Task prompt: The records that follow must be repeated exactly as they stand.

The input:

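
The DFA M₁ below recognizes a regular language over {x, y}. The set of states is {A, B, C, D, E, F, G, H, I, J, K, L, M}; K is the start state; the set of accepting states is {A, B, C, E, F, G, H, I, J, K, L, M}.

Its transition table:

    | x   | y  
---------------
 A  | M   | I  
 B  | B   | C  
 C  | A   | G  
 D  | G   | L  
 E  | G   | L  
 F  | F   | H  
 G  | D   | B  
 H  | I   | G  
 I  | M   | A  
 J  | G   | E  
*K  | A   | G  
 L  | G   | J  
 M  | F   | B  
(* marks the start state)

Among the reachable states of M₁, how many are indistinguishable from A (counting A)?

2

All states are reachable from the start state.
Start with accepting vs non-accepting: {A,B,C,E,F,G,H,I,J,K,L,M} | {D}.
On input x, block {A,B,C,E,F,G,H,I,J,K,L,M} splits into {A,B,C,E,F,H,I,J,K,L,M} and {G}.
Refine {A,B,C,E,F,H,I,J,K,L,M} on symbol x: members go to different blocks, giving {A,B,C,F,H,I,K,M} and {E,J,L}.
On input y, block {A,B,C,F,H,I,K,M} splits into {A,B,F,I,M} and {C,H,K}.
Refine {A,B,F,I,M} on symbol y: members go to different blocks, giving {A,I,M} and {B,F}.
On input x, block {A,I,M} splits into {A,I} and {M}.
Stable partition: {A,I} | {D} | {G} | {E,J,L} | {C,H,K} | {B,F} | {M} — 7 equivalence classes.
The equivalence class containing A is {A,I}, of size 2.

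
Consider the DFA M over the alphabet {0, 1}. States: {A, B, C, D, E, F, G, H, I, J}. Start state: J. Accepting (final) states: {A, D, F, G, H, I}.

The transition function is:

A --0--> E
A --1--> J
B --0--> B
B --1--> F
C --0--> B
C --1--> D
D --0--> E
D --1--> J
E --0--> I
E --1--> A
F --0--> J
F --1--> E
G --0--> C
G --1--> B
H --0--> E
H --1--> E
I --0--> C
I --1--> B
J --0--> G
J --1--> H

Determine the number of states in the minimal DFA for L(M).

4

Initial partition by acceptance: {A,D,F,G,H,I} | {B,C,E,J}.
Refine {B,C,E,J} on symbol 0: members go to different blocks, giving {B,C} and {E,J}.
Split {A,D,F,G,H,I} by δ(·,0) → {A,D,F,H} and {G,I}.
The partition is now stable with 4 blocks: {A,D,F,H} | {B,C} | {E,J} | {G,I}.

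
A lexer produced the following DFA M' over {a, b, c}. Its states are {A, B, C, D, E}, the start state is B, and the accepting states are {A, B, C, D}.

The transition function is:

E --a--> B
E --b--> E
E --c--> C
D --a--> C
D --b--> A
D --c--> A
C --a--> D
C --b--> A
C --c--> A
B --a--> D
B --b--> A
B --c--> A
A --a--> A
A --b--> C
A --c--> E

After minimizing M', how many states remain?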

Output:
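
The DFA M₁ below recognizes a regular language over {x, y}. The set of states is {A, B, C, D, E, F, G, H, I, J, K, L, M}; K is the start state; the set of accepting states is {A, B, C, E, F, G, H, I, J, K, L, M}.

Its transition table:

    | x   | y  
---------------
 A  | M   | I  
 B  | B   | C  
 C  | A   | G  
 D  | G   | L  
 E  | G   | L  
 F  | F   | H  
 G  | D   | B  
 H  | I   | G  
 I  | M   | A  
 J  | G   | E  
*K  | A   | G  
 L  | G   | J  
 M  | F   | B  
(* marks the start state)

Among the reachable states of M₁, how many are indistinguishable from A (counting A)?

2

All states are reachable from the start state.
Start with accepting vs non-accepting: {A,B,C,E,F,G,H,I,J,K,L,M} | {D}.
On input x, block {A,B,C,E,F,G,H,I,J,K,L,M} splits into {A,B,C,E,F,H,I,J,K,L,M} and {G}.
Refine {A,B,C,E,F,H,I,J,K,L,M} on symbol x: members go to different blocks, giving {A,B,C,F,H,I,K,M} and {E,J,L}.
On input y, block {A,B,C,F,H,I,K,M} splits into {A,B,F,I,M} and {C,H,K}.
Refine {A,B,F,I,M} on symbol y: members go to different blocks, giving {A,I,M} and {B,F}.
On input x, block {A,I,M} splits into {A,I} and {M}.
Stable partition: {A,I} | {D} | {G} | {E,J,L} | {C,H,K} | {B,F} | {M} — 7 equivalence classes.
The equivalence class containing A is {A,I}, of size 2.

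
Consider the DFA M over the alphabet {0, 1}. States: {A, B, C, D, E, F, G, H, I, J}. Start state: J. Accepting (final) states: {A, D, F, G, H, I}.

The transition function is:

A --0--> E
A --1--> J
B --0--> B
B --1--> F
C --0--> B
C --1--> D
D --0--> E
D --1--> J
E --0--> I
E --1--> A
F --0--> J
F --1--> E
G --0--> C
G --1--> B
H --0--> E
H --1--> E
I --0--> C
I --1--> B
J --0--> G
J --1--> H

Determine the number of states in the minimal DFA for L(M).

4

Initial partition by acceptance: {A,D,F,G,H,I} | {B,C,E,J}.
Refine {B,C,E,J} on symbol 0: members go to different blocks, giving {B,C} and {E,J}.
Split {A,D,F,G,H,I} by δ(·,0) → {A,D,F,H} and {G,I}.
The partition is now stable with 4 blocks: {A,D,F,H} | {B,C} | {E,J} | {G,I}.

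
A lexer produced the following DFA M' over {a, b, c}. Its states are {A, B, C, D, E}, the start state is B, and the accepting states are {A, B, C, D}.

The transition function is:

E --a--> B
E --b--> E
E --c--> C
D --a--> C
D --b--> A
D --c--> A
C --a--> D
C --b--> A
C --c--> A
B --a--> D
B --b--> A
B --c--> A
A --a--> A
A --b--> C
A --c--> E

After minimizing M', how many states remain?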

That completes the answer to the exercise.